=== EXERCISE INSTRUCTIONS ===
Would you please give all the lines below again, exactly as they stand?

=== SOURCE MATERIAL ===
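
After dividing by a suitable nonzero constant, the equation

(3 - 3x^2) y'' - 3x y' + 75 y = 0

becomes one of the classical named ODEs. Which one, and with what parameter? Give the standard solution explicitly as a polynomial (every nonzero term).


All three coefficients share the factor 3; dividing through by 3 gives  (1 - x^2) y'' - x y' + 25 y = 0.
This matches the Chebyshev equation (1 - x^2) y'' - x y' + n^2 y = 0 (note the -x y' term, not -2x y') with n^2 = 25, so n = 5; the polynomial solution is T_5(x).
With y = sum_k a_k x^k, matching x^k gives (k+2)(k+1) a_{k+2} = (k^2 - n^2) a_k = (k - 5)(k + 5) a_k. The right side vanishes at k = 5, so the series with the parity of 5 terminates at degree 5.
Standard normalization: leading coefficient of T_n is 2^(n-1), so a_5 = 2^4 = 16. Work downward with a_k = (k+1)(k+2) a_{k+2} / ((k - 5)(k + 5)):
  a_3 = (4)(5)(16) / ((3 - 5)(3 + 5)) = 320/(-16) = -20
  a_1 = (2)(3)(-20) / ((1 - 5)(1 + 5)) = -120/(-24) = 5
Hence T_5(x) = 16 x^5 - 20 x^3 + 5 x.

T_5(x); series = 16 x^5 - 20 x^3 + 5 x


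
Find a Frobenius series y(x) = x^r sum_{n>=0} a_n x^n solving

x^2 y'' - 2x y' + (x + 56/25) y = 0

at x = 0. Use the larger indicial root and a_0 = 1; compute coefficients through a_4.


Write in Frobenius form y'' + (p(x)/x) y' + (q(x)/x^2) y = 0:
  p(x) = -2,  q(x) = x + 56/25.
Indicial equation: r(r-1) + (-2) r + (56/25) = 0 -> roots r_1 = 8/5, r_2 = 7/5.
Take r = r_1 = 8/5. Let y(x) = x^r sum_{n>=0} a_n x^n with a_0 = 1.
Substitute y = x^r sum a_n x^n and match x^{r+n}. The recurrence is
  D(n) a_n + 1 a_{n-1} = 0,  where D(n) = (r+n)(r+n-1) + (-2)(r+n) + (56/25).
  a_n = -1 / D(n) * a_{n-1}.
Since the indicial polynomial factors as (r - r_1)(r - r_2), D(n) = (r_1 + n - r_1)(r_1 + n - r_2) = n(n + 1/5).
Evaluating step by step (a_0 = 1):
  n = 1: D(1) = 1(1 + 1/5) = 6/5; numerator = -1(1) = -1; a_1 = (-1)/(6/5) = -5/6
  n = 2: D(2) = 2(2 + 1/5) = 22/5; numerator = -1(-5/6) = 5/6; a_2 = (5/6)/(22/5) = 25/132
  n = 3: D(3) = 3(3 + 1/5) = 48/5; numerator = -1(25/132) = -25/132; a_3 = (-25/132)/(48/5) = -125/6336
  n = 4: D(4) = 4(4 + 1/5) = 84/5; numerator = -1(-125/6336) = 125/6336; a_4 = (125/6336)/(84/5) = 625/532224

r = 8/5; a_0 = 1; a_1 = -5/6; a_2 = 25/132; a_3 = -125/6336; a_4 = 625/532224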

=== SOLUTION FOR THIS EXERCISE ===
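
After dividing by a suitable nonzero constant, the equation

(3 - 3x^2) y'' - 3x y' + 75 y = 0

becomes one of the classical named ODEs. Which one, and with what parameter? Give the standard solution explicitly as a polynomial (every nonzero term).


All three coefficients share the factor 3; dividing through by 3 gives  (1 - x^2) y'' - x y' + 25 y = 0.
This matches the Chebyshev equation (1 - x^2) y'' - x y' + n^2 y = 0 (note the -x y' term, not -2x y') with n^2 = 25, so n = 5; the polynomial solution is T_5(x).
With y = sum_k a_k x^k, matching x^k gives (k+2)(k+1) a_{k+2} = (k^2 - n^2) a_k = (k - 5)(k + 5) a_k. The right side vanishes at k = 5, so the series with the parity of 5 terminates at degree 5.
Standard normalization: leading coefficient of T_n is 2^(n-1), so a_5 = 2^4 = 16. Work downward with a_k = (k+1)(k+2) a_{k+2} / ((k - 5)(k + 5)):
  a_3 = (4)(5)(16) / ((3 - 5)(3 + 5)) = 320/(-16) = -20
  a_1 = (2)(3)(-20) / ((1 - 5)(1 + 5)) = -120/(-24) = 5
Hence T_5(x) = 16 x^5 - 20 x^3 + 5 x.

T_5(x); series = 16 x^5 - 20 x^3 + 5 x


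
Find a Frobenius series y(x) = x^r sum_{n>=0} a_n x^n solving

x^2 y'' - 2x y' + (x + 56/25) y = 0

at x = 0. Use the larger indicial root and a_0 = 1; compute coefficients through a_4.


Write in Frobenius form y'' + (p(x)/x) y' + (q(x)/x^2) y = 0:
  p(x) = -2,  q(x) = x + 56/25.
Indicial equation: r(r-1) + (-2) r + (56/25) = 0 -> roots r_1 = 8/5, r_2 = 7/5.
Take r = r_1 = 8/5. Let y(x) = x^r sum_{n>=0} a_n x^n with a_0 = 1.
Substitute y = x^r sum a_n x^n and match x^{r+n}. The recurrence is
  D(n) a_n + 1 a_{n-1} = 0,  where D(n) = (r+n)(r+n-1) + (-2)(r+n) + (56/25).
  a_n = -1 / D(n) * a_{n-1}.
Since the indicial polynomial factors as (r - r_1)(r - r_2), D(n) = (r_1 + n - r_1)(r_1 + n - r_2) = n(n + 1/5).
Evaluating step by step (a_0 = 1):
  n = 1: D(1) = 1(1 + 1/5) = 6/5; numerator = -1(1) = -1; a_1 = (-1)/(6/5) = -5/6
  n = 2: D(2) = 2(2 + 1/5) = 22/5; numerator = -1(-5/6) = 5/6; a_2 = (5/6)/(22/5) = 25/132
  n = 3: D(3) = 3(3 + 1/5) = 48/5; numerator = -1(25/132) = -25/132; a_3 = (-25/132)/(48/5) = -125/6336
  n = 4: D(4) = 4(4 + 1/5) = 84/5; numerator = -1(-125/6336) = 125/6336; a_4 = (125/6336)/(84/5) = 625/532224

r = 8/5; a_0 = 1; a_1 = -5/6; a_2 = 25/132; a_3 = -125/6336; a_4 = 625/532224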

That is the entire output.